→ **EXERCISE INSTRUCTIONS**
Give back the full data, retyped precisely.

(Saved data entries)
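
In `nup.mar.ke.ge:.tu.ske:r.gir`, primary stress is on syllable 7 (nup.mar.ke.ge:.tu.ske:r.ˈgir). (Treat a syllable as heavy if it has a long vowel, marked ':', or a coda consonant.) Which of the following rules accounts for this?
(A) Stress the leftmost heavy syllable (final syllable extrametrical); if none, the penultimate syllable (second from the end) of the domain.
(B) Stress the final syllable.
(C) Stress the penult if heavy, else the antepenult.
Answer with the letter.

B

Rule A → syllable 1 (observed: 7).
Rule B → syllable 7 ✓.
Rule C → syllable 6 (observed: 7).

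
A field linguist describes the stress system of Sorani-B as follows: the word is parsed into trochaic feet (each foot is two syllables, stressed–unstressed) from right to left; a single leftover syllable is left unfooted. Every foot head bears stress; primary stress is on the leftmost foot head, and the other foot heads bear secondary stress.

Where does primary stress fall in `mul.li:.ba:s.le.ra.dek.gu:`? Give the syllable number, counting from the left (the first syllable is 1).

Parse right to left into trochaic (ˈσσ) feet: mul (ˈli:.ba:s) (ˈle.ra) (ˈdek.gu:). Syllable 1 is left unfooted.
Foot heads (stressed positions): 2, 4, 6.
End Rule Leftmost: primary stress on the leftmost head = syllable 2.
Primary stress: syllable 2 → mul.ˈli:.ba:s.le.ra.dek.gu:.

2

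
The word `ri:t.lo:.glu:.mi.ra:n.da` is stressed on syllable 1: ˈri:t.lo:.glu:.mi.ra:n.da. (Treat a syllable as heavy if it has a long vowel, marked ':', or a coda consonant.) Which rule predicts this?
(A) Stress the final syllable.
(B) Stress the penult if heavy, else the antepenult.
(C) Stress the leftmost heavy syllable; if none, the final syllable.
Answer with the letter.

C

Rule A → syllable 6 (observed: 1).
Rule B → syllable 5 (observed: 1).
Rule C → syllable 1 ✓.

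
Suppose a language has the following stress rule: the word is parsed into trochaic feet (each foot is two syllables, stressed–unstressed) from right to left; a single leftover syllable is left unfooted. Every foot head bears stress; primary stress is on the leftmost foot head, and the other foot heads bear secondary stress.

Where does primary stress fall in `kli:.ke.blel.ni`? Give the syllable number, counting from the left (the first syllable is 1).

1

Parse right to left into trochaic (ˈσσ) feet: (ˈkli:.ke) (ˈblel.ni).
Foot heads (stressed positions): 1, 3.
End Rule Leftmost: primary stress on the leftmost head = syllable 1.
Primary stress: syllable 1 → ˈkli:.ke.blel.ni.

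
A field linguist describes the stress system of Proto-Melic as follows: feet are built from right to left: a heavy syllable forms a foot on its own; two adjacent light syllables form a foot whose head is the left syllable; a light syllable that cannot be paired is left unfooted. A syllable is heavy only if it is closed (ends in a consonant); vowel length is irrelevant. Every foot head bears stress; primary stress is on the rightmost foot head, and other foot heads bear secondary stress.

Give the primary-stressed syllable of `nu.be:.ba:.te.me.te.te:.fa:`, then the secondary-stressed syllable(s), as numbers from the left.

Weights: 1 nu L, 2 be: L, 3 ba: L, 4 te L, 5 me L, 6 te L, 7 te: L, 8 fa: L.
Parse right to left (heavy = foot alone; LL = one foot; stranded L unfooted): (ˈnu.be:) (ˈba:.te) (ˈme.te) (ˈte:.fa:).
Foot heads: 1, 3, 5, 7.
Primary stress on the rightmost head = syllable 7.
Secondary stress on 1, 3, 5: ˌnu.be:.ˌba:.te.ˌme.te.ˈte:.fa:.

primary 7, secondary 1, 3, 5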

→ **EXERCISE ANSWER**
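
In `nup.mar.ke.ge:.tu.ske:r.gir`, primary stress is on syllable 7 (nup.mar.ke.ge:.tu.ske:r.ˈgir). (Treat a syllable as heavy if it has a long vowel, marked ':', or a coda consonant.) Which of the following rules accounts for this?
(A) Stress the leftmost heavy syllable (final syllable extrametrical); if none, the penultimate syllable (second from the end) of the domain.
(B) Stress the final syllable.
(C) Stress the penult if heavy, else the antepenult.
Answer with the letter.

B

Rule A → syllable 1 (observed: 7).
Rule B → syllable 7 ✓.
Rule C → syllable 6 (observed: 7).

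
A field linguist describes the stress system of Sorani-B as follows: the word is parsed into trochaic feet (each foot is two syllables, stressed–unstressed) from right to left; a single leftover syllable is left unfooted. Every foot head bears stress; primary stress is on the leftmost foot head, and the other foot heads bear secondary stress.

Where does primary stress fall in `mul.li:.ba:s.le.ra.dek.gu:`? Give the syllable number, counting from the left (the first syllable is 1).

Parse right to left into trochaic (ˈσσ) feet: mul (ˈli:.ba:s) (ˈle.ra) (ˈdek.gu:). Syllable 1 is left unfooted.
Foot heads (stressed positions): 2, 4, 6.
End Rule Leftmost: primary stress on the leftmost head = syllable 2.
Primary stress: syllable 2 → mul.ˈli:.ba:s.le.ra.dek.gu:.

2

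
The word `ri:t.lo:.glu:.mi.ra:n.da` is stressed on syllable 1: ˈri:t.lo:.glu:.mi.ra:n.da. (Treat a syllable as heavy if it has a long vowel, marked ':', or a coda consonant.) Which rule predicts this?
(A) Stress the final syllable.
(B) Stress the penult if heavy, else the antepenult.
(C) Stress the leftmost heavy syllable; if none, the final syllable.
Answer with the letter.

C

Rule A → syllable 6 (observed: 1).
Rule B → syllable 5 (observed: 1).
Rule C → syllable 1 ✓.

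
Suppose a language has the following stress rule: the word is parsed into trochaic feet (each foot is two syllables, stressed–unstressed) from right to left; a single leftover syllable is left unfooted. Every foot head bears stress; primary stress is on the leftmost foot head, and the other foot heads bear secondary stress.

Where does primary stress fall in `kli:.ke.blel.ni`? Give the syllable number, counting from the left (the first syllable is 1).

1

Parse right to left into trochaic (ˈσσ) feet: (ˈkli:.ke) (ˈblel.ni).
Foot heads (stressed positions): 1, 3.
End Rule Leftmost: primary stress on the leftmost head = syllable 1.
Primary stress: syllable 1 → ˈkli:.ke.blel.ni.

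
A field linguist describes the stress system of Proto-Melic as follows: feet are built from right to left: a heavy syllable forms a foot on its own; two adjacent light syllables form a foot whose head is the left syllable; a light syllable that cannot be paired is left unfooted. A syllable is heavy only if it is closed (ends in a consonant); vowel length is irrelevant. Every foot head bears stress; primary stress is on the rightmost foot head, and other foot heads bear secondary stress.

Give the primary-stressed syllable of `nu.be:.ba:.te.me.te.te:.fa:`, then the secondary-stressed syllable(s), as numbers from the left.

Weights: 1 nu L, 2 be: L, 3 ba: L, 4 te L, 5 me L, 6 te L, 7 te: L, 8 fa: L.
Parse right to left (heavy = foot alone; LL = one foot; stranded L unfooted): (ˈnu.be:) (ˈba:.te) (ˈme.te) (ˈte:.fa:).
Foot heads: 1, 3, 5, 7.
Primary stress on the rightmost head = syllable 7.
Secondary stress on 1, 3, 5: ˌnu.be:.ˌba:.te.ˌme.te.ˈte:.fa:.

primary 7, secondary 1, 3, 5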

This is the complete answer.